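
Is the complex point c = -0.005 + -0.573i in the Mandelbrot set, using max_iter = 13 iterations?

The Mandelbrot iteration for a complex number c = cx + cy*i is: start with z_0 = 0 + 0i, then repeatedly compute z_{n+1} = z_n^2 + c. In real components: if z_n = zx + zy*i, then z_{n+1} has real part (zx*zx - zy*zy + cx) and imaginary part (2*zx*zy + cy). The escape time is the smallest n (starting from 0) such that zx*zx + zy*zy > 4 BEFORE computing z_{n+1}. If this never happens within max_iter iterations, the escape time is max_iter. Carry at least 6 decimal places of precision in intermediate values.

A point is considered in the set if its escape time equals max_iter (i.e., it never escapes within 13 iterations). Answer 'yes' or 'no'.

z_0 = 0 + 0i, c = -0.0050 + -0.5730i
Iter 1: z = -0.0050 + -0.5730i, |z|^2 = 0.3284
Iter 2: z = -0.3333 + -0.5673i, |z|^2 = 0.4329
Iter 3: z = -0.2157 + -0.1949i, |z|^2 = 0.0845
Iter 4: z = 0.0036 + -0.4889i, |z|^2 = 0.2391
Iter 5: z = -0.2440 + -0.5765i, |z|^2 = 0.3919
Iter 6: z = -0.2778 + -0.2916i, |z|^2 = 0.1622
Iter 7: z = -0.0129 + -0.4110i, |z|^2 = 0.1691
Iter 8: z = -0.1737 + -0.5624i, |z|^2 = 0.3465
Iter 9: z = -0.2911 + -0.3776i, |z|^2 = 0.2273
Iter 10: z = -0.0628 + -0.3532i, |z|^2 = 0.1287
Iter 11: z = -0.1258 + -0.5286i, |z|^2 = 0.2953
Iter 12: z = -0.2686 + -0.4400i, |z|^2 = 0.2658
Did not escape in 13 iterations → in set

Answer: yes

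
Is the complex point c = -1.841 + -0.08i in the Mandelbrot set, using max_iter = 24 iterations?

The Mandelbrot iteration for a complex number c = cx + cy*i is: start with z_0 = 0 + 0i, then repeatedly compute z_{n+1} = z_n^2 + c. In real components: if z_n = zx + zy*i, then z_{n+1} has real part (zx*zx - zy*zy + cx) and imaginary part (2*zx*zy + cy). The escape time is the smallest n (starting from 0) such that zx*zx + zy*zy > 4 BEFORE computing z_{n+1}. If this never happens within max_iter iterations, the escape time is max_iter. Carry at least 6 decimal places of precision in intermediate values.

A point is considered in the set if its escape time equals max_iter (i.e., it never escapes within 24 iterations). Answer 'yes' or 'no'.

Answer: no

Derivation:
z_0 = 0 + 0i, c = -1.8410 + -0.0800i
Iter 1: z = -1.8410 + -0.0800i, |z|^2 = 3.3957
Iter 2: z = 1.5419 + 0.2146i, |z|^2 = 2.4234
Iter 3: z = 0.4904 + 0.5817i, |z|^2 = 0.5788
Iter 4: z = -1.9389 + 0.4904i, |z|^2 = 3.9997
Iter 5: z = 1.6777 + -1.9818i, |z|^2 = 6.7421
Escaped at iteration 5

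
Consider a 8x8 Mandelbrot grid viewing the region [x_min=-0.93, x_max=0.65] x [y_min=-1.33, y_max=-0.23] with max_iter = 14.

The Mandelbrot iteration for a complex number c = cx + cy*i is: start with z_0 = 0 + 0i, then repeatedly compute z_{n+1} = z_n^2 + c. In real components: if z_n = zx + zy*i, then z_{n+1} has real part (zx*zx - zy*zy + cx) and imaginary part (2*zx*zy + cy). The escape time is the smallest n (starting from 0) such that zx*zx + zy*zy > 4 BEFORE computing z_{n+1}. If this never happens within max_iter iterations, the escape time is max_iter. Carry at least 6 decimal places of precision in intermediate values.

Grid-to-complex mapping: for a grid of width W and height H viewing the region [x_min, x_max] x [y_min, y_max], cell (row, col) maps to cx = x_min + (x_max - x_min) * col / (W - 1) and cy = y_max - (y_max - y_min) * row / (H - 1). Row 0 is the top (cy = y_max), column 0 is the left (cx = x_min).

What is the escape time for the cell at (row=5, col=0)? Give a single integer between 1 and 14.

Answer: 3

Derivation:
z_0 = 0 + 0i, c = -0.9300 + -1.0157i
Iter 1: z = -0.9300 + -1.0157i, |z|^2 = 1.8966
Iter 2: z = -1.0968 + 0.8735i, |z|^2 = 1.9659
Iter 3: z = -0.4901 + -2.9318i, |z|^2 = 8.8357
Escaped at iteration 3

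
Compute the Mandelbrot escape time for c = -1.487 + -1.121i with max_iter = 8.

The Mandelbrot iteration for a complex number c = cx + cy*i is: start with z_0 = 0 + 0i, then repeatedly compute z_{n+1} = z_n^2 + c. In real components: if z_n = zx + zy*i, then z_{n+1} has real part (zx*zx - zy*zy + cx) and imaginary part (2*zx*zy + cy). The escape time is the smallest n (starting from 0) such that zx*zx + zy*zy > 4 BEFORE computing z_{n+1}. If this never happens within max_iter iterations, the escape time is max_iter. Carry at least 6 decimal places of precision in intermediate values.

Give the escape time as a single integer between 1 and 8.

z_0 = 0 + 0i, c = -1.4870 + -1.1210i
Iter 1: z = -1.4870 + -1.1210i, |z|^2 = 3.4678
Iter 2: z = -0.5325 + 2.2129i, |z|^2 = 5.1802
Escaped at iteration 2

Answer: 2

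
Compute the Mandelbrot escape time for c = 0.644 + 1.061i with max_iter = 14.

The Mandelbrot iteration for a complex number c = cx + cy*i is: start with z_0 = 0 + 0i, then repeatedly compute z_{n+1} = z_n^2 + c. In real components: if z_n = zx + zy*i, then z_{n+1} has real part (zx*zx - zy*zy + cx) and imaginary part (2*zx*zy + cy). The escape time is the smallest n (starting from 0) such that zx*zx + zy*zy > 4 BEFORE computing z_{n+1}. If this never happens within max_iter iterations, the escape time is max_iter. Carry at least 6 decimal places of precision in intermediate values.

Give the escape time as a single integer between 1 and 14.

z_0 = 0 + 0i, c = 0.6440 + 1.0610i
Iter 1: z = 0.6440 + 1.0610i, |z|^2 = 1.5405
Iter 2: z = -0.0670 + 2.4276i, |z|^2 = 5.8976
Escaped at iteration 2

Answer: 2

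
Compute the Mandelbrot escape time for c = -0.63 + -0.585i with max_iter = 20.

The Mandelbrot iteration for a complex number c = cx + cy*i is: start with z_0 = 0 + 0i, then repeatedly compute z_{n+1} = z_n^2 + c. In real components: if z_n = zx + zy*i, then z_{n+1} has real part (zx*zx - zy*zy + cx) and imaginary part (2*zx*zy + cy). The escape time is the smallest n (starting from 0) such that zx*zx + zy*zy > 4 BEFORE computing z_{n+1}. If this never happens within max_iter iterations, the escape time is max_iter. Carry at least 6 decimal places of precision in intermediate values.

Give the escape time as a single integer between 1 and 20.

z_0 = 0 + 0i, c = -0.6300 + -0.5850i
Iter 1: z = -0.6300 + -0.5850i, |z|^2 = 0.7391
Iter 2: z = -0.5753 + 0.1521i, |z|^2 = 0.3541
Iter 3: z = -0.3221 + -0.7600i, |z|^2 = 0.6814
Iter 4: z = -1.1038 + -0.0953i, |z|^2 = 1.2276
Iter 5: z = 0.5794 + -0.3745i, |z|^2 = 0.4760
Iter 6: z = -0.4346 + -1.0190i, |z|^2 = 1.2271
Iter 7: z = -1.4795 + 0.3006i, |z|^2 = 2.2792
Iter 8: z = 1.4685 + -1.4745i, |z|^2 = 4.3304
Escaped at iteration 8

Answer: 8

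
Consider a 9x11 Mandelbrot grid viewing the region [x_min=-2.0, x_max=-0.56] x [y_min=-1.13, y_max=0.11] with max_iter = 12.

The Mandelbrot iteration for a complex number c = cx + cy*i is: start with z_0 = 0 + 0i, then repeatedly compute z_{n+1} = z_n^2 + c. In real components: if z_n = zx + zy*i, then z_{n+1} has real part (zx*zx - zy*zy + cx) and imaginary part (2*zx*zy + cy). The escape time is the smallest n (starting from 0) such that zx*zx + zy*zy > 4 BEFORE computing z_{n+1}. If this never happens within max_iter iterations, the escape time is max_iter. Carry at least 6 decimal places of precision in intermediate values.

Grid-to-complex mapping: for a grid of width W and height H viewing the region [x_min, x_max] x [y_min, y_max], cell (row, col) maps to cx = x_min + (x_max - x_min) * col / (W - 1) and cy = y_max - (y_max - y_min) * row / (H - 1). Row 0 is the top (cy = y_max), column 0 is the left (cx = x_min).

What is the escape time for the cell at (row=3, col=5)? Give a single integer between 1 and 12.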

※

Show every line above in which the word "using" appears.

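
Is the complex point c = -0.005 + -0.573i in the Mandelbrot set, using max_iter = 13 iterations?
Is the complex point c = -1.841 + -0.08i in the Mandelbrot set, using max_iter = 24 iterations?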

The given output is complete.